Through the last line of the entries, please copy every line exactly, starting with the one that contains "Consider the market".

Collected data
>>>>

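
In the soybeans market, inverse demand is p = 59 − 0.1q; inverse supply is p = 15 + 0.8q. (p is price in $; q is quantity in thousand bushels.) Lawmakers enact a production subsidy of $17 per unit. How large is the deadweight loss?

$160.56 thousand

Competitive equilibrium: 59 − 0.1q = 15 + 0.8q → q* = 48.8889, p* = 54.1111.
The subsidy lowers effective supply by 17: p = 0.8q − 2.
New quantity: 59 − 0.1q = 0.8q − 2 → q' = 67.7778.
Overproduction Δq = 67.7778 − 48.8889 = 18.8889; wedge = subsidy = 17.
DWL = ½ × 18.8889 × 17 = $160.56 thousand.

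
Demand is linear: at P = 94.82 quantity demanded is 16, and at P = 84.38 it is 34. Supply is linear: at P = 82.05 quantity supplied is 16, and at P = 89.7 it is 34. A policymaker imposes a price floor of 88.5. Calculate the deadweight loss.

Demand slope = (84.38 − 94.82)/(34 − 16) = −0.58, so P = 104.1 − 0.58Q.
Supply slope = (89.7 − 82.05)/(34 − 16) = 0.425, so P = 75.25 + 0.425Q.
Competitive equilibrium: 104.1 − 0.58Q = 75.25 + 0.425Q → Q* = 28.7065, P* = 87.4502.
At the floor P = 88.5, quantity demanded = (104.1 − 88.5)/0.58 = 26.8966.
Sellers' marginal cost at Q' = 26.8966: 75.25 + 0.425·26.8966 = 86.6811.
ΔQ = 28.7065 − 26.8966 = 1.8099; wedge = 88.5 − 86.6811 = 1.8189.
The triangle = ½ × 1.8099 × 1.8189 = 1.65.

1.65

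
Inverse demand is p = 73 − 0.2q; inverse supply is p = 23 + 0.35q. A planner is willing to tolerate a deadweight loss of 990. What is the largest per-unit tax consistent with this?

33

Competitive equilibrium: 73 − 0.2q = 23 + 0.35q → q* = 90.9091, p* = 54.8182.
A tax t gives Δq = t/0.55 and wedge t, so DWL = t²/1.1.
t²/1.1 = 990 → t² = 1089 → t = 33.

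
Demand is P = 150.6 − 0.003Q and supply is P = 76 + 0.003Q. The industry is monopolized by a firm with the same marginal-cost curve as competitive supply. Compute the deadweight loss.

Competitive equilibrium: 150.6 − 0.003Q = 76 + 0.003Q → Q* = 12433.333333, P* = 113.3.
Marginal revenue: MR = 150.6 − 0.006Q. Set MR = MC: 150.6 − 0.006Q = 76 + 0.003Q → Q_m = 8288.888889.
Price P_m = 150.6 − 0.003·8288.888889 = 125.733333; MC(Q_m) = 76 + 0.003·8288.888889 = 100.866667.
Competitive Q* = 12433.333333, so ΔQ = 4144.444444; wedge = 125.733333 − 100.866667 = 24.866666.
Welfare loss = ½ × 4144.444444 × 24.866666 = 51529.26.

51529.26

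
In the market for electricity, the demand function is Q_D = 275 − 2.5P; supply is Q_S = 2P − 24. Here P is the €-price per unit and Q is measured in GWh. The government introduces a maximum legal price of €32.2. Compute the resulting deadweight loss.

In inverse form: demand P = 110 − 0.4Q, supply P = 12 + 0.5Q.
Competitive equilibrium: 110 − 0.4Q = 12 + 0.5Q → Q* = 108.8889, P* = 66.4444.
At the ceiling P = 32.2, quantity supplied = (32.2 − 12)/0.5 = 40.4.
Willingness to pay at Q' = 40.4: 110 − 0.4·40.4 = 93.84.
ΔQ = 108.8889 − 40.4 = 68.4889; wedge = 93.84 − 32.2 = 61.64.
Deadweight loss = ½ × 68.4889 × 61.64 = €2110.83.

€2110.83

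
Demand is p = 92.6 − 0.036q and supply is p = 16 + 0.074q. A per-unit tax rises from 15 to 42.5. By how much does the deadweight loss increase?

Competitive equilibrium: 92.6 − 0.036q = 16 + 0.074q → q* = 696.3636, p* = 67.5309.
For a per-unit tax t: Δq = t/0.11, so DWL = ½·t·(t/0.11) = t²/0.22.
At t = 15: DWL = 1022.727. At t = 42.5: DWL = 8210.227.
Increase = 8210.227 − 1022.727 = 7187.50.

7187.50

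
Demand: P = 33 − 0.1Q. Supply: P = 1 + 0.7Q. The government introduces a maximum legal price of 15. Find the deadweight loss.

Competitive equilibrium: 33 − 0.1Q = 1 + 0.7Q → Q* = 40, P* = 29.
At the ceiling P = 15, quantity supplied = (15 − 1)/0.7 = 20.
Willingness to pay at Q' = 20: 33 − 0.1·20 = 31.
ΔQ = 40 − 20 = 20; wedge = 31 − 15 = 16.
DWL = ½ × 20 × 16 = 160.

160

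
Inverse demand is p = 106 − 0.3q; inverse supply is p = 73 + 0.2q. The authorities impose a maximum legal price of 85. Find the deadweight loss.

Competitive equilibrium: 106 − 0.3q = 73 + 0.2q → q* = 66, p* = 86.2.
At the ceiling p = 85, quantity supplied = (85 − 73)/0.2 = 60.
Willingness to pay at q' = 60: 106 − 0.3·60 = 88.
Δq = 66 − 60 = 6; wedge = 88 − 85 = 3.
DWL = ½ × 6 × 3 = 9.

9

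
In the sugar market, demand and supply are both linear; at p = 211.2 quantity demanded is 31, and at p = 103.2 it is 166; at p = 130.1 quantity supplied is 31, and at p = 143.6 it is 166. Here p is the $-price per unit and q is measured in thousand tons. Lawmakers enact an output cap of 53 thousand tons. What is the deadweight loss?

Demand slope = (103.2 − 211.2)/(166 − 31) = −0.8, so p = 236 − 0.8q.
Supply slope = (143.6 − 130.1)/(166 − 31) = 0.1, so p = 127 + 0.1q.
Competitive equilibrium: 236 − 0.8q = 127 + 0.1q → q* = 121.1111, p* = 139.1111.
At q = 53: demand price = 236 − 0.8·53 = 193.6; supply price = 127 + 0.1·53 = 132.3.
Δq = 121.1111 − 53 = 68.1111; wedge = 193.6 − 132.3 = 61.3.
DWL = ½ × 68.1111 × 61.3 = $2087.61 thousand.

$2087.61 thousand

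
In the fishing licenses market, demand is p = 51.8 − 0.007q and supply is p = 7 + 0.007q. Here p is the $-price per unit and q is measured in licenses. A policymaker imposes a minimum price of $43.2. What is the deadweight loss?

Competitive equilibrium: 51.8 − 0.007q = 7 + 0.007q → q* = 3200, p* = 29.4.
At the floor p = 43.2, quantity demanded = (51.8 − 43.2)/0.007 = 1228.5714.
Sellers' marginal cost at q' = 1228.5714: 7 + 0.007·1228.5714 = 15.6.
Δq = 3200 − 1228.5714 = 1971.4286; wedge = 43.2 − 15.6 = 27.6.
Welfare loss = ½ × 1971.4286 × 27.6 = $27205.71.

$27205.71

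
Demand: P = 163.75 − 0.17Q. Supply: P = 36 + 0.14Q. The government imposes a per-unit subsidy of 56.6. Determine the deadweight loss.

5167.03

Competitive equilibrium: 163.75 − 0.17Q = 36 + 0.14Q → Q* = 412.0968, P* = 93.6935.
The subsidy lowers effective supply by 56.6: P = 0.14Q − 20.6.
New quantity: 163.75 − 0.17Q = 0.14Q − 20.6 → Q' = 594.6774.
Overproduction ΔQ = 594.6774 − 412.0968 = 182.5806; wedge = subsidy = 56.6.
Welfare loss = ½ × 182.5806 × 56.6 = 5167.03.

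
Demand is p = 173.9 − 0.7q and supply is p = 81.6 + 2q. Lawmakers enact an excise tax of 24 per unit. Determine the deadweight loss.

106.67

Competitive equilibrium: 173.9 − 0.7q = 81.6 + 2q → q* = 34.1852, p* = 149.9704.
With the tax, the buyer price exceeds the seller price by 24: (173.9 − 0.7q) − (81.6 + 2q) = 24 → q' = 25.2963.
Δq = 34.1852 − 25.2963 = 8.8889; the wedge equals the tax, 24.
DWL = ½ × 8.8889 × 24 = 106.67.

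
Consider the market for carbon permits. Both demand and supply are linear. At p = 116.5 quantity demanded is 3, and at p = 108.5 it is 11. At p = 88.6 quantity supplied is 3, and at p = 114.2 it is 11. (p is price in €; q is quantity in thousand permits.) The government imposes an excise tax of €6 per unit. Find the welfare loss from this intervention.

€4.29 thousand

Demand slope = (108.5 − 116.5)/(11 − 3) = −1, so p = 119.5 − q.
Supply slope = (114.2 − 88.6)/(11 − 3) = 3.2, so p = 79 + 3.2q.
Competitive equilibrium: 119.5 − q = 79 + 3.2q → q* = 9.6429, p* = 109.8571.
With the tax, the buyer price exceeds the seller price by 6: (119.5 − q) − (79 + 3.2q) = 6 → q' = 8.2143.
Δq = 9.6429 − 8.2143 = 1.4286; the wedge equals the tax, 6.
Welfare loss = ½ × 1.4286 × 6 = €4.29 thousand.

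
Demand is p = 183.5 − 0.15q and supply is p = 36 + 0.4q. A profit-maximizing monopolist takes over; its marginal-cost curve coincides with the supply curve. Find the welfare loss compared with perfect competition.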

<<<<

# REPLY TO THE TASK:
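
Consider the market for carbon permits. Both demand and supply are linear. At p = 116.5 quantity demanded is 3, and at p = 108.5 it is 11. At p = 88.6 quantity supplied is 3, and at p = 114.2 it is 11. (p is price in €; q is quantity in thousand permits.) The government imposes an excise tax of €6 per unit. Find the welfare loss from this intervention.

€4.29 thousand

Demand slope = (108.5 − 116.5)/(11 − 3) = −1, so p = 119.5 − q.
Supply slope = (114.2 − 88.6)/(11 − 3) = 3.2, so p = 79 + 3.2q.
Competitive equilibrium: 119.5 − q = 79 + 3.2q → q* = 9.6429, p* = 109.8571.
With the tax, the buyer price exceeds the seller price by 6: (119.5 − q) − (79 + 3.2q) = 6 → q' = 8.2143.
Δq = 9.6429 − 8.2143 = 1.4286; the wedge equals the tax, 6.
Welfare loss = ½ × 1.4286 × 6 = €4.29 thousand.

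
Demand is p = 183.5 − 0.15q and supply is p = 36 + 0.4q. A profit-maximizing monopolist takes over; its marginal-cost curve coincides with the supply curve. Find the welfare loss compared with perfect competition.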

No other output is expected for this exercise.